**EXERCISE INSTRUCTIONS:**
From the data below, copy exactly the lines that lie between the one holding "In a highway" and the one holding "Aisle 4 | 4", including both, and nothing more.

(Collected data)
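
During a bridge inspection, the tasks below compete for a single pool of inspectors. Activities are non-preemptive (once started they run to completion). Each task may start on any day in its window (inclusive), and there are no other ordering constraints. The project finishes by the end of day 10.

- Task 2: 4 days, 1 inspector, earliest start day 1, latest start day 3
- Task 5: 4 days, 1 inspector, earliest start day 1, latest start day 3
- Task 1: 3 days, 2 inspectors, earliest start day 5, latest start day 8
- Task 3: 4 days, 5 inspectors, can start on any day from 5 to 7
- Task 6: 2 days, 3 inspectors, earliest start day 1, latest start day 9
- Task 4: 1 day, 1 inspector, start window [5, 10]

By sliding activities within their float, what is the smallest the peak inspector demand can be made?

7

Early-start (Task 2@1, Task 5@1, Task 1@5, Task 3@5, Task 6@1, Task 4@5) gives peak 8: d1:5  d2:5  d3:2  d4:2  d5:8  d6:7  d7:7  d8:5  d9:0  d10:0.
Shift Task 4→8.
Schedule Task 2@1, Task 5@1, Task 1@5, Task 3@5, Task 6@1, Task 4@8: d1:5  d2:5  d3:2  d4:2  d5:7  d6:7  d7:7  d8:6  d9:0  d10:0 — peak 7.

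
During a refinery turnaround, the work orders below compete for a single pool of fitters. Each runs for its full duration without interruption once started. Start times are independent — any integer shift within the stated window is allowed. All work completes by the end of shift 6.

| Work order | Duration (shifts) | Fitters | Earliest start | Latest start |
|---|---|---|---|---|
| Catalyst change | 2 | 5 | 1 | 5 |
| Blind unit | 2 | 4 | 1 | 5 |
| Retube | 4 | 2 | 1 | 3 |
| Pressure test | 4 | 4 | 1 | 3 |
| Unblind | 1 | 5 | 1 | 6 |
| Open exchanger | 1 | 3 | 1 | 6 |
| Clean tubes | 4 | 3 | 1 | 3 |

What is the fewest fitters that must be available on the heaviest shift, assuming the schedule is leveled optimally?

Early-start (Catalyst change@1, Blind unit@1, Retube@1, Pressure test@1, Unblind@1, Open exchanger@1, Clean tubes@1) gives peak 26: s1:26  s2:18  s3:9  s4:9  s5:0  s6:0.
Shift Pressure test→3, Unblind→5, Open exchanger→3, Clean tubes→3.
Schedule Catalyst change@1, Blind unit@1, Retube@1, Pressure test@3, Unblind@5, Open exchanger@3, Clean tubes@3: s1:11  s2:11  s3:12  s4:9  s5:12  s6:7 — peak 12.

12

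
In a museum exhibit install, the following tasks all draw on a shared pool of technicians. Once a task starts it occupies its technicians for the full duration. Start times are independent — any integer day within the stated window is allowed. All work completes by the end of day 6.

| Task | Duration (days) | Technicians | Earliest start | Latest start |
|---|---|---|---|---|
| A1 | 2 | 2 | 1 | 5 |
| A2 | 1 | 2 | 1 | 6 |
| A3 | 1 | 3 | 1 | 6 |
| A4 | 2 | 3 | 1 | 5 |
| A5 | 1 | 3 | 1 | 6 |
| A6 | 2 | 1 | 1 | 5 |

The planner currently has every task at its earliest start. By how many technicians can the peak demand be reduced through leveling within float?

Early-start peak: d1:14  d2:6  d3:0  d4:0  d5:0  d6:0 ⇒ 14.
Leveled (A1@1, A2@1, A3@3, A4@4, A5@6, A6@2): d1:4  d2:3  d3:4  d4:3  d5:3  d6:3 ⇒ 4.
Reduction 14 − 4 = 10.

10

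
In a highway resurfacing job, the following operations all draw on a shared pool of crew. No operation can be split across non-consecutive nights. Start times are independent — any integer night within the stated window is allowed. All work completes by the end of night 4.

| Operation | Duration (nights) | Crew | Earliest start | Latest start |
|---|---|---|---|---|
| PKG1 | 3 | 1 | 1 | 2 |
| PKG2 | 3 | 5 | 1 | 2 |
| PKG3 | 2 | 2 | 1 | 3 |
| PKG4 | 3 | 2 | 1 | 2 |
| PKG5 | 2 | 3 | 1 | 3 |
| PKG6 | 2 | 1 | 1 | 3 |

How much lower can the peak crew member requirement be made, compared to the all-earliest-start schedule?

Early-start peak: n1:14  n2:14  n3:8  n4:0 ⇒ 14.
Leveled (PKG1@1, PKG2@1, PKG3@1, PKG4@1, PKG5@3, PKG6@1): n1:11  n2:11  n3:11  n4:3 ⇒ 11.
Reduction 14 − 11 = 3.

3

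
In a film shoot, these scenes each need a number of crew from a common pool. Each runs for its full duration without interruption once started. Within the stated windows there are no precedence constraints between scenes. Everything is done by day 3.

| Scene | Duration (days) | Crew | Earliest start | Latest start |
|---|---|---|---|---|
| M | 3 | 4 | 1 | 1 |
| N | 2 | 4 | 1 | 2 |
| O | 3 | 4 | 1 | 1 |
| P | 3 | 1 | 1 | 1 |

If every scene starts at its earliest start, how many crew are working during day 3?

At early start, day 3 has: M, O, P.
Demand: 4 + 4 + 1 = 9.

9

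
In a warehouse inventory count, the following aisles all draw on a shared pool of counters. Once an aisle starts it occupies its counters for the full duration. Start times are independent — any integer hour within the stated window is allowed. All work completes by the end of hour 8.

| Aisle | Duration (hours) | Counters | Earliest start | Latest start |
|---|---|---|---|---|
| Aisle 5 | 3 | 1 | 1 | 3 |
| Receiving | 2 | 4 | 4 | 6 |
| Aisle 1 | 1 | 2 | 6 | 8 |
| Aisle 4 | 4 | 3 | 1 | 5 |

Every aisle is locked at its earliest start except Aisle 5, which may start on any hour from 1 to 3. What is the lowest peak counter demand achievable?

Aisle 5@1: h1:4  h2:4  h3:4  h4:7  h5:4  h6:2  h7:0  h8:0 → peak 7
Aisle 5@2: h1:3  h2:4  h3:4  h4:8  h5:4  h6:2  h7:0  h8:0 → peak 8
Aisle 5@3: h1:3  h2:3  h3:4  h4:8  h5:5  h6:2  h7:0  h8:0 → peak 8
Best is Aisle 5@1, peak 7.

7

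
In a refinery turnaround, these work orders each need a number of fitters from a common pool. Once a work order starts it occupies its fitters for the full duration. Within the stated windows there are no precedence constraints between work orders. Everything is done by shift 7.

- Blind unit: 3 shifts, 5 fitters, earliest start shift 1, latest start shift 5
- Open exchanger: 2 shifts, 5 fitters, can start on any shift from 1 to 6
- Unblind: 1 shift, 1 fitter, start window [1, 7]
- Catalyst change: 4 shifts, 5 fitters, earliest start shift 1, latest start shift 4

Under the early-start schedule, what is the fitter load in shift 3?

10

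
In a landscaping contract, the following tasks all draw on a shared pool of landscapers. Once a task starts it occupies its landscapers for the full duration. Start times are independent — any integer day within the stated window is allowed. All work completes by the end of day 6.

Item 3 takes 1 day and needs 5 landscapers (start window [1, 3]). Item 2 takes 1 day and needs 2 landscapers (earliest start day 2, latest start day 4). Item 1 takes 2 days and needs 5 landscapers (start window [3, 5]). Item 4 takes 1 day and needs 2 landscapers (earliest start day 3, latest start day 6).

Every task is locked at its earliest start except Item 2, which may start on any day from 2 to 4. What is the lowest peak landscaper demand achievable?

Item 2@2: d1:5  d2:2  d3:7  d4:5  d5:0  d6:0 → peak 7
Item 2@3: d1:5  d2:0  d3:9  d4:5  d5:0  d6:0 → peak 9
Item 2@4: d1:5  d2:0  d3:7  d4:7  d5:0  d6:0 → peak 7
Best is Item 2@2, peak 7.

7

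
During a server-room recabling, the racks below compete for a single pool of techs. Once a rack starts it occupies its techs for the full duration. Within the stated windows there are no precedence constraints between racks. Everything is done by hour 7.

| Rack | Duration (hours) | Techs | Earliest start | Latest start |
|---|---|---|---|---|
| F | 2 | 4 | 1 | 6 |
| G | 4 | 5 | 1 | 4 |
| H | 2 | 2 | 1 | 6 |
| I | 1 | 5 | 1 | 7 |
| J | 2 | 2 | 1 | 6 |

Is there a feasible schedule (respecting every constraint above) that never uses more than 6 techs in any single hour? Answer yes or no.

no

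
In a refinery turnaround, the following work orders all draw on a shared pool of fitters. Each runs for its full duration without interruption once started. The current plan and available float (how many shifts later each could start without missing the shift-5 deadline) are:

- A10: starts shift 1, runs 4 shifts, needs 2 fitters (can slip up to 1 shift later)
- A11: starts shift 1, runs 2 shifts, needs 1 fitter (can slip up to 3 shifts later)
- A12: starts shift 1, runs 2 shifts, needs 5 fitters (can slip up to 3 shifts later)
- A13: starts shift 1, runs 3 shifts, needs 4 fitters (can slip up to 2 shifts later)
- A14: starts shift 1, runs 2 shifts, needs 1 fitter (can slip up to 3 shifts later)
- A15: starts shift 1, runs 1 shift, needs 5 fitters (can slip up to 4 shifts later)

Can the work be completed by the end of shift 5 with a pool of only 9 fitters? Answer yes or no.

yes

Schedule A10@1, A11@1, A12@1, A13@3, A14@1, A15@5: s1:9  s2:9  s3:6  s4:6  s5:9 — peak 9 ≤ 9.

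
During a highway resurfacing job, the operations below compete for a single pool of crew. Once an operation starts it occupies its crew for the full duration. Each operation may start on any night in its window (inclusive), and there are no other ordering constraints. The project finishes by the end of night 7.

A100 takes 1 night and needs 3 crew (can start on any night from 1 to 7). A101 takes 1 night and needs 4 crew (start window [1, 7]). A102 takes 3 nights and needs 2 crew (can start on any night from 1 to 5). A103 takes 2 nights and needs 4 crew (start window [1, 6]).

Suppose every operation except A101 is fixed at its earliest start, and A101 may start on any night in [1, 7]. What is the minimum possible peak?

9

A101@1: n1:13  n2:6  n3:2  n4:0  n5:0  n6:0  n7:0 → peak 13
A101@2: n1:9  n2:10  n3:2  n4:0  n5:0  n6:0  n7:0 → peak 10
A101@3: n1:9  n2:6  n3:6  n4:0  n5:0  n6:0  n7:0 → peak 9
A101@4: n1:9  n2:6  n3:2  n4:4  n5:0  n6:0  n7:0 → peak 9
A101@5: n1:9  n2:6  n3:2  n4:0  n5:4  n6:0  n7:0 → peak 9
A101@6: n1:9  n2:6  n3:2  n4:0  n5:0  n6:4  n7:0 → peak 9
A101@7: n1:9  n2:6  n3:2  n4:0  n5:0  n6:0  n7:4 → peak 9
Best is A101@3, peak 9.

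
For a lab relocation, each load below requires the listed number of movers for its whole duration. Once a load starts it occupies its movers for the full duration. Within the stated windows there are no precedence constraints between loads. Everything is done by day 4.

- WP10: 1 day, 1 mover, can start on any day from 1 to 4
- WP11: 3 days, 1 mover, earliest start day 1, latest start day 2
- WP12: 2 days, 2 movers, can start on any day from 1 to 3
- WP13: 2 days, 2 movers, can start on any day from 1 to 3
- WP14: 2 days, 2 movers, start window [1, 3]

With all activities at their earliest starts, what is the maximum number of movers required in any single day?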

**ANSWER TO THE PROBLEM:**
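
In a highway resurfacing job, the following operations all draw on a shared pool of crew. No operation can be split across non-consecutive nights. Start times are independent — any integer night within the stated window is allowed. All work completes by the end of night 4.

| Operation | Duration (nights) | Crew | Earliest start | Latest start |
|---|---|---|---|---|
| PKG1 | 3 | 1 | 1 | 2 |
| PKG2 | 3 | 5 | 1 | 2 |
| PKG3 | 2 | 2 | 1 | 3 |
| PKG4 | 3 | 2 | 1 | 2 |
| PKG5 | 2 | 3 | 1 | 3 |
| PKG6 | 2 | 1 | 1 | 3 |

How much lower can the peak crew member requirement be made, compared to the all-earliest-start schedule?

Early-start peak: n1:14  n2:14  n3:8  n4:0 ⇒ 14.
Leveled (PKG1@1, PKG2@1, PKG3@1, PKG4@1, PKG5@3, PKG6@1): n1:11  n2:11  n3:11  n4:3 ⇒ 11.
Reduction 14 − 11 = 3.

3

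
In a film shoot, these scenes each need a number of crew from a common pool. Each runs for its full duration without interruption once started. Within the stated windows there are no precedence constraints between scenes. Everything is done by day 3.

| Scene | Duration (days) | Crew | Earliest start | Latest start |
|---|---|---|---|---|
| M | 3 | 4 | 1 | 1 |
| N | 2 | 4 | 1 | 2 |
| O | 3 | 4 | 1 | 1 |
| P | 3 | 1 | 1 | 1 |

If every scene starts at its earliest start, how many crew are working during day 3?

At early start, day 3 has: M, O, P.
Demand: 4 + 4 + 1 = 9.

9

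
In a warehouse inventory count, the following aisles all draw on a shared pool of counters. Once an aisle starts it occupies its counters for the full duration. Start times are independent — any integer hour within the stated window is allowed. All work completes by the end of hour 8.

| Aisle | Duration (hours) | Counters | Earliest start | Latest start |
|---|---|---|---|---|
| Aisle 5 | 3 | 1 | 1 | 3 |
| Receiving | 2 | 4 | 4 | 6 |
| Aisle 1 | 1 | 2 | 6 | 8 |
| Aisle 4 | 4 | 3 | 1 | 5 |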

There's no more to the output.